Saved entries
Content starts
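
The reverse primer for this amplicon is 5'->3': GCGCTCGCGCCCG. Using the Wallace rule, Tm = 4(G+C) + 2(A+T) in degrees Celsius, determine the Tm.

Scanning the sequence gives A=0, T=1, C=7, G=5.
AT pairs contribute 1, GC pairs contribute 12.
Tm = 2(1) + 4(12) = 2 + 48 = 50°C

50°C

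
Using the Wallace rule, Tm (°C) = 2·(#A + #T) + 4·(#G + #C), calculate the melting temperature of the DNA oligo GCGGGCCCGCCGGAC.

58°C

A=1, T=0, G=7, C=7
AT pairs contribute 1, GC pairs contribute 14.
Tm = 2(1) + 4(14) = 2 + 56 = 58°C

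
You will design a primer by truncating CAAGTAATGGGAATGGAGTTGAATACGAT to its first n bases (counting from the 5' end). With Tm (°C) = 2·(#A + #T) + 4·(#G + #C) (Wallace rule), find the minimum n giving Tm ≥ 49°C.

First 17 bases: CAAGTAATGGGAATGGA → Tm = 48°C (< 49°C)
First 18 bases: CAAGTAATGGGAATGGAG → Tm = 52°C (≥ 49°C)
Since every base adds ≥2°C, Tm only increases with n, so the threshold is first crossed at n = 18.

n = 18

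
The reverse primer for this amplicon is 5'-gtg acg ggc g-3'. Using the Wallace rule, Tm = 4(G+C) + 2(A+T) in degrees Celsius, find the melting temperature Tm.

36°C

Scanning the sequence gives G=6, C=2, T=1, A=1.
A+T = 2, G+C = 8
Tm = 4·8 + 2·2 = 32 + 4 = 36°C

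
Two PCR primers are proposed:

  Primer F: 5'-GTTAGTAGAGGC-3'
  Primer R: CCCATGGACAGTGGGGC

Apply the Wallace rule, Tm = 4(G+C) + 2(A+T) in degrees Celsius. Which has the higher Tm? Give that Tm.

Primer R, 58°C

Primer F: A+T=6, G+C=6 → Tm = 2(6)+4(6) = 36°C
Primer R: A+T=5, G+C=12 → Tm = 2(5)+4(12) = 58°C
36°C vs 58°C → primer R is higher.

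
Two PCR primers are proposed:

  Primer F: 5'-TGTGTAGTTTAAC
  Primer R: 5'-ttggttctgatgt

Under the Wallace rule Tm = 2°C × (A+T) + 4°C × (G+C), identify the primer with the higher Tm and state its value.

Primer R, 36°C

Primer F: A+T=9, G+C=4 → Tm = 2(9)+4(4) = 34°C
Primer R: A+T=8, G+C=5 → Tm = 2(8)+4(5) = 36°C
34°C vs 36°C → primer R is higher.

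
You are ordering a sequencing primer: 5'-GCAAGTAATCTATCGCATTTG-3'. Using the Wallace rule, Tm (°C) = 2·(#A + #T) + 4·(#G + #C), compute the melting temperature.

Scanning the sequence gives T=7, A=6, C=4, G=4.
AT pairs contribute 13, GC pairs contribute 8.
Tm = 4·8 + 2·13 = 32 + 26 = 58°C

58°C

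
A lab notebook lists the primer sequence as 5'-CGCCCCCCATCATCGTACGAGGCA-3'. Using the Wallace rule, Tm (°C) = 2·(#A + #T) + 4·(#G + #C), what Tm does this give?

Scanning the sequence gives A=5, T=3, C=11, G=5.
A+T = 8, G+C = 16
Tm = 4·16 + 2·8 = 64 + 16 = 80°C

80°C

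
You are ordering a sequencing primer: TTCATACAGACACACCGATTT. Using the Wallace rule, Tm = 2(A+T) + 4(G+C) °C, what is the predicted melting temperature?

58°C

Base counts: A=7, C=6, T=6, G=2
AT pairs contribute 13, GC pairs contribute 8.
Tm = 2(13) + 4(8) = 26 + 32 = 58°C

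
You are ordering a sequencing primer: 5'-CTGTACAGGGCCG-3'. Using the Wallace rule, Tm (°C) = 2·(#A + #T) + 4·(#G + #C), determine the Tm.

Scanning the sequence gives A=2, G=5, T=2, C=4.
A+T = 4, G+C = 9
Tm = 2(4) + 4(9) = 8 + 36 = 44°C

44°C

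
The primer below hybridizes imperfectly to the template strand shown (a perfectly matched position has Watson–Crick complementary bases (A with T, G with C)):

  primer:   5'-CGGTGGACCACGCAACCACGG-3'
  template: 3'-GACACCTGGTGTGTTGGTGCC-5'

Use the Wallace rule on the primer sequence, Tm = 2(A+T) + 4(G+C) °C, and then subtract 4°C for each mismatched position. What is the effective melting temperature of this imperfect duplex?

Primer base counts: A=5, T=1, G=7, C=8 → A+T=6, G+C=15
Perfect-match Tm = 2(6) + 4(15) = 12 + 60 = 72°C
Mismatches (positions where the bases are not complementary): 2 (at positions 2, 12)
Effective Tm = 72 − 2×4 = 72 − 8 = 64°C

64°C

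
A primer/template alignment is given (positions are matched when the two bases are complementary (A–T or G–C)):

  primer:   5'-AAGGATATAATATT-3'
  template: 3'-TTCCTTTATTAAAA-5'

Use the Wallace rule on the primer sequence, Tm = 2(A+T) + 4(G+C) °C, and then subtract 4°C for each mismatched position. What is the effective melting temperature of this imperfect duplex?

24°C

Primer base counts: A=7, T=5, G=2, C=0 → A+T=12, G+C=2
Perfect-match Tm = 2(12) + 4(2) = 24 + 8 = 32°C
Mismatches (positions where the bases are not complementary): 2 (at positions 6, 12)
Effective Tm = 32 − 2×4 = 32 − 8 = 24°C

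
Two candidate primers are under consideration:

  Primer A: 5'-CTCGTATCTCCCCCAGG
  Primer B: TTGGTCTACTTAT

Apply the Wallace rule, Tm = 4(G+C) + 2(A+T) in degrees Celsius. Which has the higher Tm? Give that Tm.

Primer A: A+T=6, G+C=11 → Tm = 2(6)+4(11) = 56°C
Primer B: A+T=9, G+C=4 → Tm = 2(9)+4(4) = 34°C
56°C vs 34°C → primer A is higher.

Primer A, 56°C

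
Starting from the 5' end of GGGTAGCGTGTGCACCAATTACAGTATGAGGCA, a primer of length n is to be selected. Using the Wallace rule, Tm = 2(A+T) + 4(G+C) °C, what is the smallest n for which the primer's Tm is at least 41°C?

n = 13

First 12 bases: GGGTAGCGTGTG → Tm = 40°C (< 41°C)
First 13 bases: GGGTAGCGTGTGC → Tm = 44°C (≥ 41°C)
Each additional base adds 2°C (A/T) or 4°C (G/C), so Tm is non-decreasing in n; n = 13 is the first length to reach 41°C.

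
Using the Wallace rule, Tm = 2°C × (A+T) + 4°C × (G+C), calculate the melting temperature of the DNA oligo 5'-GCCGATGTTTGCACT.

46°C

C=4, G=4, A=2, T=5
AT pairs contribute 7, GC pairs contribute 8.
Tm = 2×7 + 4×8 = 46°C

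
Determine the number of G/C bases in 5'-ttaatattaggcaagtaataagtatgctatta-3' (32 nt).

7

Base counts: T=12, C=2, A=13, G=5
G+C = 5 + 2 = 7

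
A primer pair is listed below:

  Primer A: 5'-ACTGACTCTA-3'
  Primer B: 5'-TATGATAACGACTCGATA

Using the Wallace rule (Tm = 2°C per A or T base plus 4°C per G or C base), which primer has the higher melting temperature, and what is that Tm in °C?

Primer B, 48°C

Primer A: A+T=6, G+C=4 → Tm = 2(6)+4(4) = 28°C
Primer B: A+T=12, G+C=6 → Tm = 2(12)+4(6) = 48°C
28°C vs 48°C → primer B is higher.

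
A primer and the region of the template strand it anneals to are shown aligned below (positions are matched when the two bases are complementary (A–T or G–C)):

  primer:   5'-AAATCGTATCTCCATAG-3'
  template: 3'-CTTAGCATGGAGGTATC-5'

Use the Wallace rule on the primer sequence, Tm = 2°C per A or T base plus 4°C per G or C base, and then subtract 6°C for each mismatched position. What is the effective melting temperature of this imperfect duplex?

34°C

Primer base counts: A=6, T=5, G=2, C=4 → A+T=11, G+C=6
Perfect-match Tm = 2(11) + 4(6) = 22 + 24 = 46°C
Mismatches (positions where the bases are not complementary): 2 (at positions 1, 9)
Effective Tm = 46 − 2×6 = 46 − 12 = 34°C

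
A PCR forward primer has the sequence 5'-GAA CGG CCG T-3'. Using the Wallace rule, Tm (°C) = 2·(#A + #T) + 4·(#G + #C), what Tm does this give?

34°C

Counting bases: A=2, C=3, T=1, G=4
So N_AT = 3 and N_GC = 7.
Tm = 2×3 + 4×7 = 34°C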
Content ends
*The task*
Within the data above, the span starting at the line containing "template: 3'-TTCCTTTATTAAAA-5'" and ending at the line containing "Primer B: TTGGTCTACTTAT" is to be retyped exactly, with no other lines.

*Solution*
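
  template: 3'-TTCCTTTATTAAAA-5'

Use the Wallace rule on the primer sequence, Tm = 2(A+T) + 4(G+C) °C, and then subtract 4°C for each mismatched position. What is the effective melting temperature of this imperfect duplex?

24°C

Primer base counts: A=7, T=5, G=2, C=0 → A+T=12, G+C=2
Perfect-match Tm = 2(12) + 4(2) = 24 + 8 = 32°C
Mismatches (positions where the bases are not complementary): 2 (at positions 6, 12)
Effective Tm = 32 − 2×4 = 32 − 8 = 24°C

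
Two candidate primers are under consideration:

  Primer A: 5'-CTCGTATCTCCCCCAGG
  Primer B: TTGGTCTACTTAT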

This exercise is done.